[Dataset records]
----

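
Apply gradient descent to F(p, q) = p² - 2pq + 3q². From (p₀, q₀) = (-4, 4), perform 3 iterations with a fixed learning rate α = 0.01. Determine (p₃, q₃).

(-3.54816, 3.105664)

∇F = (2p - 2q, -2p + 6q)
Step 1: at (-4, 4), ∇F = (-16, 32) → (-4, 4) − 0.01·(-16, 32) = (-3.84, 3.68)
Step 2: at (-3.84, 3.68), ∇F = (-15.04, 29.76) → (-3.84, 3.68) − 0.01·(-15.04, 29.76) = (-3.6896, 3.3824)
Step 3: at (-3.6896, 3.3824), ∇F = (-14.144, 27.6736) → (-3.6896, 3.3824) − 0.01·(-14.144, 27.6736) = (-3.54816, 3.105664)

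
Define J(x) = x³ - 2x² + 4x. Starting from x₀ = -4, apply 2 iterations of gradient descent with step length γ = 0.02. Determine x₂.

J′(x) = 3x² - 4x + 4
x₁ = -4 − 0.02·68 = -5.36
x₂ = -5.36 − 0.02·111.6288 = -7.592576

-7.592576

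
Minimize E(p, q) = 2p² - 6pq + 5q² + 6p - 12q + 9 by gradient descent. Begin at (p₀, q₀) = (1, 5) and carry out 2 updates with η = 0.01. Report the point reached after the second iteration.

(1.3728, 4.404)

∇E = (4p - 6q + 6, -6p + 10q - 12)
(p₁, q₁) = (1, 5) − 0.01·(-20, 32) = (1.2, 4.68)
(p₂, q₂) = (1.2, 4.68) − 0.01·(-17.28, 27.6) = (1.3728, 4.404)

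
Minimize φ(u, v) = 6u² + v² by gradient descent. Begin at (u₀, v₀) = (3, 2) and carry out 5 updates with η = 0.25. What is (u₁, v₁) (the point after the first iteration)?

(-6, 1)

∇φ = (12u, 2v)
Step 1: at (3, 2), ∇φ = (36, 4) → (3, 2) − 0.25·(36, 4) = (-6, 1)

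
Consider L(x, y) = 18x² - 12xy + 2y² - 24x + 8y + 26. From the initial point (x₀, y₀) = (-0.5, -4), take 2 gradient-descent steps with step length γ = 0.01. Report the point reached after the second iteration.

∇L = (36x - 12y - 24, -12x + 4y + 8)
(x₁, y₁) = (-0.5, -4) − 0.01·(6, -2) = (-0.56, -3.98)
(x₂, y₂) = (-0.56, -3.98) − 0.01·(3.6, -1.2) = (-0.596, -3.968)

(-0.596, -3.968)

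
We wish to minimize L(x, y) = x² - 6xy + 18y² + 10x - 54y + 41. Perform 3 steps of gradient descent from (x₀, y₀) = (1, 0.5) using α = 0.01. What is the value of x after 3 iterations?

∇L = (2x - 6y + 10, -6x + 36y - 54)
(x₁, y₁) = (1, 0.5) − 0.01·(9, -42) = (0.91, 0.92)
(x₂, y₂) = (0.91, 0.92) − 0.01·(6.3, -26.34) = (0.847, 1.1834)
(x₃, y₃) = (0.847, 1.1834) − 0.01·(4.5936, -16.4796) = (0.801064, 1.348196)
x = 0.801064

0.801064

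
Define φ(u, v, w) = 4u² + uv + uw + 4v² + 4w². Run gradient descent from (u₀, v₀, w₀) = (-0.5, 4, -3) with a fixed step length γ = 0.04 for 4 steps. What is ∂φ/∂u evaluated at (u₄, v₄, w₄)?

-1.0227072

∇φ = (8u + v + w, u + 8v, u + 8w)
(u₁, v₁, w₁) = (-0.5, 4, -3) − 0.04·(-3, 31.5, -24.5) = (-0.38, 2.74, -2.02)
(u₂, v₂, w₂) = (-0.38, 2.74, -2.02) − 0.04·(-2.32, 21.54, -16.54) = (-0.2872, 1.8784, -1.3584)
(u₃, v₃, w₃) = (-0.2872, 1.8784, -1.3584) − 0.04·(-1.7776, 14.74, -11.1544) = (-0.216096, 1.2888, -0.912224)
(u₄, v₄, w₄) = (-0.216096, 1.2888, -0.912224) − 0.04·(-1.352192, 10.094304, -7.513888) = (-0.16200832, 0.88502784, -0.61166848)
∂φ/∂u at (-0.16200832, 0.88502784, -0.61166848) = -1.0227072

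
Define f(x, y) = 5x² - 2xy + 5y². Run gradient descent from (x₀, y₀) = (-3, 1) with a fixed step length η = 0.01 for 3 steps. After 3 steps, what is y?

0.584256

∇f = (10x - 2y, -2x + 10y)
(x₁, y₁) = (-3, 1) − 0.01·(-32, 16) = (-2.68, 0.84)
(x₂, y₂) = (-2.68, 0.84) − 0.01·(-28.48, 13.76) = (-2.3952, 0.7024)
(x₃, y₃) = (-2.3952, 0.7024) − 0.01·(-25.3568, 11.8144) = (-2.141632, 0.584256)
y = 0.584256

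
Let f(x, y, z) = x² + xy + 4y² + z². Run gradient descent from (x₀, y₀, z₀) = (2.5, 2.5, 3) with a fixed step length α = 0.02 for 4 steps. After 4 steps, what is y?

1.10281

∇f = (2x + y, x + 8y, 2z)
(x₁, y₁, z₁) = (2.5, 2.5, 3) − 0.02·(7.5, 22.5, 6) = (2.35, 2.05, 2.88)
(x₂, y₂, z₂) = (2.35, 2.05, 2.88) − 0.02·(6.75, 18.75, 5.76) = (2.215, 1.675, 2.7648)
(x₃, y₃, z₃) = (2.215, 1.675, 2.7648) − 0.02·(6.105, 15.615, 5.5296) = (2.0929, 1.3627, 2.654208)
(x₄, y₄, z₄) = (2.0929, 1.3627, 2.654208) − 0.02·(5.5485, 12.9945, 5.308416) = (1.98193, 1.10281, 2.54803968)
y = 1.10281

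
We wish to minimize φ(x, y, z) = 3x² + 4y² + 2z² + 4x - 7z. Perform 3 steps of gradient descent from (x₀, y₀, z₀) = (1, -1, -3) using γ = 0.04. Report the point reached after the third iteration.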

----

▸ What you will do
Take the records shown above and output them again exactly.

▸ Task solution
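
Apply gradient descent to F(p, q) = p² - 2pq + 3q². From (p₀, q₀) = (-4, 4), perform 3 iterations with a fixed learning rate α = 0.01. Determine (p₃, q₃).

(-3.54816, 3.105664)

∇F = (2p - 2q, -2p + 6q)
Step 1: at (-4, 4), ∇F = (-16, 32) → (-4, 4) − 0.01·(-16, 32) = (-3.84, 3.68)
Step 2: at (-3.84, 3.68), ∇F = (-15.04, 29.76) → (-3.84, 3.68) − 0.01·(-15.04, 29.76) = (-3.6896, 3.3824)
Step 3: at (-3.6896, 3.3824), ∇F = (-14.144, 27.6736) → (-3.6896, 3.3824) − 0.01·(-14.144, 27.6736) = (-3.54816, 3.105664)

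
Define J(x) = x³ - 2x² + 4x. Starting from x₀ = -4, apply 2 iterations of gradient descent with step length γ = 0.02. Determine x₂.

J′(x) = 3x² - 4x + 4
x₁ = -4 − 0.02·68 = -5.36
x₂ = -5.36 − 0.02·111.6288 = -7.592576

-7.592576

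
Minimize E(p, q) = 2p² - 6pq + 5q² + 6p - 12q + 9 by gradient descent. Begin at (p₀, q₀) = (1, 5) and carry out 2 updates with η = 0.01. Report the point reached after the second iteration.

(1.3728, 4.404)

∇E = (4p - 6q + 6, -6p + 10q - 12)
(p₁, q₁) = (1, 5) − 0.01·(-20, 32) = (1.2, 4.68)
(p₂, q₂) = (1.2, 4.68) − 0.01·(-17.28, 27.6) = (1.3728, 4.404)

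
Minimize φ(u, v) = 6u² + v² by gradient descent. Begin at (u₀, v₀) = (3, 2) and carry out 5 updates with η = 0.25. What is (u₁, v₁) (the point after the first iteration)?

(-6, 1)

∇φ = (12u, 2v)
Step 1: at (3, 2), ∇φ = (36, 4) → (3, 2) − 0.25·(36, 4) = (-6, 1)

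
Consider L(x, y) = 18x² - 12xy + 2y² - 24x + 8y + 26. From the initial point (x₀, y₀) = (-0.5, -4), take 2 gradient-descent steps with step length γ = 0.01. Report the point reached after the second iteration.

∇L = (36x - 12y - 24, -12x + 4y + 8)
(x₁, y₁) = (-0.5, -4) − 0.01·(6, -2) = (-0.56, -3.98)
(x₂, y₂) = (-0.56, -3.98) − 0.01·(3.6, -1.2) = (-0.596, -3.968)

(-0.596, -3.968)

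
We wish to minimize L(x, y) = x² - 6xy + 18y² + 10x - 54y + 41. Perform 3 steps of gradient descent from (x₀, y₀) = (1, 0.5) using α = 0.01. What is the value of x after 3 iterations?

∇L = (2x - 6y + 10, -6x + 36y - 54)
(x₁, y₁) = (1, 0.5) − 0.01·(9, -42) = (0.91, 0.92)
(x₂, y₂) = (0.91, 0.92) − 0.01·(6.3, -26.34) = (0.847, 1.1834)
(x₃, y₃) = (0.847, 1.1834) − 0.01·(4.5936, -16.4796) = (0.801064, 1.348196)
x = 0.801064

0.801064

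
Define φ(u, v, w) = 4u² + uv + uw + 4v² + 4w². Run gradient descent from (u₀, v₀, w₀) = (-0.5, 4, -3) with a fixed step length γ = 0.04 for 4 steps. What is ∂φ/∂u evaluated at (u₄, v₄, w₄)?

-1.0227072

∇φ = (8u + v + w, u + 8v, u + 8w)
(u₁, v₁, w₁) = (-0.5, 4, -3) − 0.04·(-3, 31.5, -24.5) = (-0.38, 2.74, -2.02)
(u₂, v₂, w₂) = (-0.38, 2.74, -2.02) − 0.04·(-2.32, 21.54, -16.54) = (-0.2872, 1.8784, -1.3584)
(u₃, v₃, w₃) = (-0.2872, 1.8784, -1.3584) − 0.04·(-1.7776, 14.74, -11.1544) = (-0.216096, 1.2888, -0.912224)
(u₄, v₄, w₄) = (-0.216096, 1.2888, -0.912224) − 0.04·(-1.352192, 10.094304, -7.513888) = (-0.16200832, 0.88502784, -0.61166848)
∂φ/∂u at (-0.16200832, 0.88502784, -0.61166848) = -1.0227072

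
Define f(x, y) = 5x² - 2xy + 5y². Run gradient descent from (x₀, y₀) = (-3, 1) with a fixed step length η = 0.01 for 3 steps. After 3 steps, what is y?

0.584256

∇f = (10x - 2y, -2x + 10y)
(x₁, y₁) = (-3, 1) − 0.01·(-32, 16) = (-2.68, 0.84)
(x₂, y₂) = (-2.68, 0.84) − 0.01·(-28.48, 13.76) = (-2.3952, 0.7024)
(x₃, y₃) = (-2.3952, 0.7024) − 0.01·(-25.3568, 11.8144) = (-2.141632, 0.584256)
y = 0.584256

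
Let f(x, y, z) = x² + xy + 4y² + z². Run gradient descent from (x₀, y₀, z₀) = (2.5, 2.5, 3) with a fixed step length α = 0.02 for 4 steps. After 4 steps, what is y?

1.10281

∇f = (2x + y, x + 8y, 2z)
(x₁, y₁, z₁) = (2.5, 2.5, 3) − 0.02·(7.5, 22.5, 6) = (2.35, 2.05, 2.88)
(x₂, y₂, z₂) = (2.35, 2.05, 2.88) − 0.02·(6.75, 18.75, 5.76) = (2.215, 1.675, 2.7648)
(x₃, y₃, z₃) = (2.215, 1.675, 2.7648) − 0.02·(6.105, 15.615, 5.5296) = (2.0929, 1.3627, 2.654208)
(x₄, y₄, z₄) = (2.0929, 1.3627, 2.654208) − 0.02·(5.5485, 12.9945, 5.308416) = (1.98193, 1.10281, 2.54803968)
y = 1.10281

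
We wish to minimize φ(x, y, z) = 3x² + 4y² + 2z² + 4x - 7z. Perform 3 steps of gradient descent from (x₀, y₀, z₀) = (1, -1, -3) using γ = 0.04. Report the point reached after the third iteration.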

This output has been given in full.